** Opening Data section block **

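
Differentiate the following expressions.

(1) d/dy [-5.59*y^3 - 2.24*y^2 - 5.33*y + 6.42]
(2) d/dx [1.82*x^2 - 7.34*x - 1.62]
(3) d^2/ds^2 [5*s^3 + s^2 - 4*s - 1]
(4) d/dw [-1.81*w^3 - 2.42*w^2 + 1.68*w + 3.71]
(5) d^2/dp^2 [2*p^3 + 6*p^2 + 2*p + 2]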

** Closing Data section block **

Task item: Copy out the records above exactly and completely.

Answer box:
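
Differentiate the following expressions.

(1) d/dy [-5.59*y^3 - 2.24*y^2 - 5.33*y + 6.42]
(2) d/dx [1.82*x^2 - 7.34*x - 1.62]
(3) d^2/ds^2 [5*s^3 + s^2 - 4*s - 1]
(4) d/dw [-1.81*w^3 - 2.42*w^2 + 1.68*w + 3.71]
(5) d^2/dp^2 [2*p^3 + 6*p^2 + 2*p + 2]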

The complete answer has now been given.